[Data items]
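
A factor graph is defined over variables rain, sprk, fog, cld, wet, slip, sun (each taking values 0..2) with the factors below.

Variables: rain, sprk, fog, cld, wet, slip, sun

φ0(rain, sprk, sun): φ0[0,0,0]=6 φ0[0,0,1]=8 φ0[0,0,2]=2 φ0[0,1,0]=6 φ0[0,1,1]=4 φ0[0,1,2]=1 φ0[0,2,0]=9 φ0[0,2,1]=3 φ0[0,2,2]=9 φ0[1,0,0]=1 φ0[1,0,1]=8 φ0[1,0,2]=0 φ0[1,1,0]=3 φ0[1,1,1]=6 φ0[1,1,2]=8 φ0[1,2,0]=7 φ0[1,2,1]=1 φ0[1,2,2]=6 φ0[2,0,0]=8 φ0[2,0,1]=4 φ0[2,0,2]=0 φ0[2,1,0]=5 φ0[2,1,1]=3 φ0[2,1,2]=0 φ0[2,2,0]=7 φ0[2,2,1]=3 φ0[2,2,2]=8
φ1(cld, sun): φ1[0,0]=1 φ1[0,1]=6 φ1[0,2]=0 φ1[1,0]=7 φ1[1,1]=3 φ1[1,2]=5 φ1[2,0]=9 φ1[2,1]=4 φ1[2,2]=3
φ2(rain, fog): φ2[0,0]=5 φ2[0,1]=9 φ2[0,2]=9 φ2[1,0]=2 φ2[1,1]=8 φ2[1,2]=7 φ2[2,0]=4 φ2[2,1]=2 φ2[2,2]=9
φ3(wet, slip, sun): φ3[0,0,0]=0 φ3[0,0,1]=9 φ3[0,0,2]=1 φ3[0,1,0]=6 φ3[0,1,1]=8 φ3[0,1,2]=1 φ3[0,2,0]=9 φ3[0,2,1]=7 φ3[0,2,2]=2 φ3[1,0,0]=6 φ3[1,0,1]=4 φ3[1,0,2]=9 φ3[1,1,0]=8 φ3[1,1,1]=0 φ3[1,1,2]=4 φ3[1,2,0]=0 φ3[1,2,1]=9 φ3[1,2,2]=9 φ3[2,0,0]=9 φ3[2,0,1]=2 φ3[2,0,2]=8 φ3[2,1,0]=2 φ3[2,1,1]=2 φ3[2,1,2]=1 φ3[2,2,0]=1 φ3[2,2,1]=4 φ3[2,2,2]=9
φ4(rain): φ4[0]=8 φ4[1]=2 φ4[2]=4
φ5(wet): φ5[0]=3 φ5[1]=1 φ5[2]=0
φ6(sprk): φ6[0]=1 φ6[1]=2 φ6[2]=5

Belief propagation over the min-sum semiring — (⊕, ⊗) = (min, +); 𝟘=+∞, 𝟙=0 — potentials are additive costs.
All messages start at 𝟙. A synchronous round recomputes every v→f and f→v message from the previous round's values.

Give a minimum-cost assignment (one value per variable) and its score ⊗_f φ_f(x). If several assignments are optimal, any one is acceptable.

init: all messages = 𝟙 over 3 values
r1 m[φ0→rain] = [1, 0, 0]
r1 m[φ0→sprk] = [0, 0, 1]
r1 m[φ0→sun] = [1, 1, 0]
r1 m[φ1→cld] = [0, 3, 3]
r1 m[φ1→sun] = [1, 3, 0]
r1 m[φ2→rain] = [5, 2, 2]
r1 m[φ2→fog] = [2, 2, 7]
r1 m[φ3→wet] = [0, 0, 1]
r1 m[φ3→slip] = [0, 0, 0]
r1 m[φ3→sun] = [0, 0, 1]
r1 m[φ4→rain] = [8, 2, 4]
r1 m[φ5→wet] = [3, 1, 0]
r1 m[φ6→sprk] = [1, 2, 5]
r1 m[rain→φ0] = [0, 0, 0]
r1 m[rain→φ2] = [0, 0, 0]
r1 m[rain→φ4] = [0, 0, 0]
r1 m[sprk→φ0] = [0, 0, 0]
r1 m[sprk→φ6] = [0, 0, 0]
r1 m[fog→φ2] = [0, 0, 0]
r1 m[cld→φ1] = [0, 0, 0]
r1 m[wet→φ3] = [0, 0, 0]
r1 m[wet→φ5] = [0, 0, 0]
r1 m[slip→φ3] = [0, 0, 0]
r1 m[sun→φ0] = [0, 0, 0]
r1 m[sun→φ1] = [0, 0, 0]
r1 m[sun→φ3] = [0, 0, 0]
r2 m[φ0→rain] = [1, 0, 0]
r2 m[φ0→sprk] = [0, 0, 1]
r2 m[φ0→sun] = [1, 1, 0]
r2 m[φ1→cld] = [0, 3, 3]
r2 m[φ1→sun] = [1, 3, 0]
r2 m[φ2→rain] = [5, 2, 2]
r2 m[φ2→fog] = [2, 2, 7]
r2 m[φ3→wet] = [0, 0, 1]
r2 m[φ3→slip] = [0, 0, 0]
r2 m[φ3→sun] = [0, 0, 1]
r2 m[φ4→rain] = [8, 2, 4]
r2 m[φ5→wet] = [3, 1, 0]
r2 m[φ6→sprk] = [1, 2, 5]
r2 m[rain→φ0] = [13, 4, 6]
r2 m[rain→φ2] = [9, 2, 4]
r2 m[rain→φ4] = [6, 2, 2]
r2 m[sprk→φ0] = [1, 2, 5]
r2 m[sprk→φ6] = [0, 0, 1]
r2 m[fog→φ2] = [0, 0, 0]
r2 m[cld→φ1] = [0, 0, 0]
r2 m[wet→φ3] = [3, 1, 0]
r2 m[wet→φ5] = [0, 0, 1]
r2 m[slip→φ3] = [0, 0, 0]
r2 m[sun→φ0] = [1, 3, 1]
r2 m[sun→φ1] = [1, 1, 1]
r2 m[sun→φ3] = [2, 4, 0]
r3 m[φ0→rain] = [4, 2, 2]
r3 m[φ0→sprk] = [5, 7, 8]
r3 m[φ0→sun] = [6, 10, 5]
r3 m[φ1→cld] = [1, 4, 4]
r3 m[φ1→sun] = [1, 3, 0]
r3 m[φ2→rain] = [5, 2, 2]
r3 m[φ2→fog] = [4, 6, 9]
r3 m[φ3→wet] = [1, 2, 1]
r3 m[φ3→slip] = [4, 1, 3]
r3 m[φ3→sun] = [1, 1, 1]
r3 m[φ4→rain] = [8, 2, 4]
r3 m[φ5→wet] = [3, 1, 0]
r3 m[φ6→sprk] = [1, 2, 5]
r3 m[rain→φ0] = [13, 4, 6]
r3 m[rain→φ2] = [9, 2, 4]
r3 m[rain→φ4] = [6, 2, 2]
r3 m[sprk→φ0] = [1, 2, 5]
r3 m[sprk→φ6] = [0, 0, 1]
r3 m[fog→φ2] = [0, 0, 0]
r3 m[cld→φ1] = [0, 0, 0]
r3 m[wet→φ3] = [3, 1, 0]
r3 m[wet→φ5] = [0, 0, 1]
r3 m[slip→φ3] = [0, 0, 0]
r3 m[sun→φ0] = [1, 3, 1]
r3 m[sun→φ1] = [1, 1, 1]
r3 m[sun→φ3] = [2, 4, 0]
r4 m[φ0→rain] = [4, 2, 2]
r4 m[φ0→sprk] = [5, 7, 8]
r4 m[φ0→sun] = [6, 10, 5]
r4 m[φ1→cld] = [1, 4, 4]
r4 m[φ1→sun] = [1, 3, 0]
r4 m[φ2→rain] = [5, 2, 2]
r4 m[φ2→fog] = [4, 6, 9]
r4 m[φ3→wet] = [1, 2, 1]
r4 m[φ3→slip] = [4, 1, 3]
r4 m[φ3→sun] = [1, 1, 1]
r4 m[φ4→rain] = [8, 2, 4]
r4 m[φ5→wet] = [3, 1, 0]
r4 m[φ6→sprk] = [1, 2, 5]
r4 m[rain→φ0] = [13, 4, 6]
r4 m[rain→φ2] = [12, 4, 6]
r4 m[rain→φ4] = [9, 4, 4]
r4 m[sprk→φ0] = [1, 2, 5]
r4 m[sprk→φ6] = [5, 7, 8]
r4 m[fog→φ2] = [0, 0, 0]
r4 m[cld→φ1] = [0, 0, 0]
r4 m[wet→φ3] = [3, 1, 0]
r4 m[wet→φ5] = [1, 2, 1]
r4 m[slip→φ3] = [0, 0, 0]
r4 m[sun→φ0] = [2, 4, 1]
r4 m[sun→φ1] = [7, 11, 6]
r4 m[sun→φ3] = [7, 13, 5]
r5 m[φ0→rain] = [4, 2, 2]
r5 m[φ0→sprk] = [5, 7, 9]
r5 m[φ0→sun] = [6, 10, 5]
r5 m[φ1→cld] = [6, 11, 9]
r5 m[φ1→sun] = [1, 3, 0]
r5 m[φ2→rain] = [5, 2, 2]
r5 m[φ2→fog] = [6, 8, 11]
r5 m[φ3→wet] = [6, 7, 6]
r5 m[φ3→slip] = [9, 6, 8]
r5 m[φ3→sun] = [1, 1, 1]
r5 m[φ4→rain] = [8, 2, 4]
r5 m[φ5→wet] = [3, 1, 0]
r5 m[φ6→sprk] = [1, 2, 5]
r5 m[rain→φ0] = [13, 4, 6]
r5 m[rain→φ2] = [12, 4, 6]
r5 m[rain→φ4] = [9, 4, 4]
r5 m[sprk→φ0] = [1, 2, 5]
r5 m[sprk→φ6] = [5, 7, 8]
r5 m[fog→φ2] = [0, 0, 0]
r5 m[cld→φ1] = [0, 0, 0]
r5 m[wet→φ3] = [3, 1, 0]
r5 m[wet→φ5] = [1, 2, 1]
r5 m[slip→φ3] = [0, 0, 0]
r5 m[sun→φ0] = [2, 4, 1]
r5 m[sun→φ1] = [7, 11, 6]
r5 m[sun→φ3] = [7, 13, 5]
r6 m[φ0→rain] = [4, 2, 2]
r6 m[φ0→sprk] = [5, 7, 9]
r6 m[φ0→sun] = [6, 10, 5]
r6 m[φ1→cld] = [6, 11, 9]
r6 m[φ1→sun] = [1, 3, 0]
r6 m[φ2→rain] = [5, 2, 2]
r6 m[φ2→fog] = [6, 8, 11]
r6 m[φ3→wet] = [6, 7, 6]
r6 m[φ3→slip] = [9, 6, 8]
r6 m[φ3→sun] = [1, 1, 1]
r6 m[φ4→rain] = [8, 2, 4]
r6 m[φ5→wet] = [3, 1, 0]
r6 m[φ6→sprk] = [1, 2, 5]
r6 m[rain→φ0] = [13, 4, 6]
r6 m[rain→φ2] = [12, 4, 6]
r6 m[rain→φ4] = [9, 4, 4]
r6 m[sprk→φ0] = [1, 2, 5]
r6 m[sprk→φ6] = [5, 7, 9]
r6 m[fog→φ2] = [0, 0, 0]
r6 m[cld→φ1] = [0, 0, 0]
r6 m[wet→φ3] = [3, 1, 0]
r6 m[wet→φ5] = [6, 7, 6]
r6 m[slip→φ3] = [0, 0, 0]
r6 m[sun→φ0] = [2, 4, 1]
r6 m[sun→φ1] = [7, 11, 6]
r6 m[sun→φ3] = [7, 13, 5]
r7 m[φ0→rain] = [4, 2, 2]
r7 m[φ0→sprk] = [5, 7, 9]
r7 m[φ0→sun] = [6, 10, 5]
r7 m[φ1→cld] = [6, 11, 9]
r7 m[φ1→sun] = [1, 3, 0]
r7 m[φ2→rain] = [5, 2, 2]
r7 m[φ2→fog] = [6, 8, 11]
r7 m[φ3→wet] = [6, 7, 6]
r7 m[φ3→slip] = [9, 6, 8]
r7 m[φ3→sun] = [1, 1, 1]
r7 m[φ4→rain] = [8, 2, 4]
r7 m[φ5→wet] = [3, 1, 0]
r7 m[φ6→sprk] = [1, 2, 5]
r7 m[rain→φ0] = [13, 4, 6]
r7 m[rain→φ2] = [12, 4, 6]
r7 m[rain→φ4] = [9, 4, 4]
r7 m[sprk→φ0] = [1, 2, 5]
r7 m[sprk→φ6] = [5, 7, 9]
r7 m[fog→φ2] = [0, 0, 0]
r7 m[cld→φ1] = [0, 0, 0]
r7 m[wet→φ3] = [3, 1, 0]
r7 m[wet→φ5] = [6, 7, 6]
r7 m[slip→φ3] = [0, 0, 0]
r7 m[sun→φ0] = [2, 4, 1]
r7 m[sun→φ1] = [7, 11, 6]
r7 m[sun→φ3] = [7, 13, 5]
fixed point reached at round 7
traceback from rain: (rain=1, sprk=0, fog=0, cld=0, wet=2, slip=1, sun=2), score=6

assignment: (rain=1, sprk=0, fog=0, cld=0, wet=2, slip=1, sun=2); score = 6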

- Exercise prompt -
Give the exact lines, and only those, from the line containing "Belief propagation over" through the line containing "All messages start" in the entries above.

- Task answer -
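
Belief propagation over the min-sum semiring — (⊕, ⊗) = (min, +); 𝟘=+∞, 𝟙=0 — potentials are additive costs.
All messages start at 𝟙. A synchronous round recomputes every v→f and f→v message from the previous round's values.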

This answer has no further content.